%%

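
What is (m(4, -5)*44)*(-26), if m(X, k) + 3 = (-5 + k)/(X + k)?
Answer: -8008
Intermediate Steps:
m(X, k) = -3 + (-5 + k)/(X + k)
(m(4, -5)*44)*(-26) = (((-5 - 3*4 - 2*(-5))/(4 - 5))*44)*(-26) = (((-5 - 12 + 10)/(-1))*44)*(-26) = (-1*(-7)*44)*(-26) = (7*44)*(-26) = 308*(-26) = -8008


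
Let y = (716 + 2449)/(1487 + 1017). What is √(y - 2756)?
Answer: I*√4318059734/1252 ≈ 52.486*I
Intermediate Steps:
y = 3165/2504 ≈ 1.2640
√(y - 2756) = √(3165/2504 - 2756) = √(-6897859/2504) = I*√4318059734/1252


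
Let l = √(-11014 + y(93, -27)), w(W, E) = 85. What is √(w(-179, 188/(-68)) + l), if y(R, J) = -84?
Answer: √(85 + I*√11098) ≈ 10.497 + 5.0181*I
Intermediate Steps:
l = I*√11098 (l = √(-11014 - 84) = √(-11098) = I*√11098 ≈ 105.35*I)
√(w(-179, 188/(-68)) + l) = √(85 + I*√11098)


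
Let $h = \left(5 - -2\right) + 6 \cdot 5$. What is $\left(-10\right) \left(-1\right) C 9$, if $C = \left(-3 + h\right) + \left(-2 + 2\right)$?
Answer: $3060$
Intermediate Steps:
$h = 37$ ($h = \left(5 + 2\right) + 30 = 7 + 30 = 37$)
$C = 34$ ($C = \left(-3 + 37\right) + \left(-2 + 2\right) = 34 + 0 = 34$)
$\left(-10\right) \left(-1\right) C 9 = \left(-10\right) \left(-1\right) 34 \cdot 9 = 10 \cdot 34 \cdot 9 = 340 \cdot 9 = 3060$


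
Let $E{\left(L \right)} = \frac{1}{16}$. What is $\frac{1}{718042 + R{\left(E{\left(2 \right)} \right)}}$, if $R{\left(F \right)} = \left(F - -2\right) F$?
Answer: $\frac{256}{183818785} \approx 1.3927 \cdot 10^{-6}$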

%%
%%

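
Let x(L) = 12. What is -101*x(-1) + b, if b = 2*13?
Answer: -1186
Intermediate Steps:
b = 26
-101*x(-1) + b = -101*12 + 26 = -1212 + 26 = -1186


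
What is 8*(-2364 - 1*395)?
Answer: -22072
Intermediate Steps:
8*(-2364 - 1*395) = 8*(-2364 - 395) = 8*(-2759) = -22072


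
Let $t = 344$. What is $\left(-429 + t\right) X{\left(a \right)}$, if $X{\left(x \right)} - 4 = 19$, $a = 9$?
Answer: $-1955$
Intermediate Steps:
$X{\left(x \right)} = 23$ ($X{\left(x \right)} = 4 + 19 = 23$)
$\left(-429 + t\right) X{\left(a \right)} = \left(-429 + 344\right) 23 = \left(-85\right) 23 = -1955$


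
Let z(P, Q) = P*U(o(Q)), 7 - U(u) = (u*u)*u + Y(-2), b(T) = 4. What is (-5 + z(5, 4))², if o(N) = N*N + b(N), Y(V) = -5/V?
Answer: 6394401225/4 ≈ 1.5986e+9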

%%

### Assignment
Print the lines above from the one with "Answer: -1186" through the one with "Let $t = 344$.", both included, exactly as written and nothing more.

### Exercise answer
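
Answer: -1186
Intermediate Steps:
b = 26
-101*x(-1) + b = -101*12 + 26 = -1212 + 26 = -1186


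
What is 8*(-2364 - 1*395)?
Answer: -22072
Intermediate Steps:
8*(-2364 - 1*395) = 8*(-2364 - 395) = 8*(-2759) = -22072


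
Let $t = 344$. What is $\left(-429 + t\right) X{\left(a \right)}$, if $X{\left(x \right)} - 4 = 19$, $a = 9$?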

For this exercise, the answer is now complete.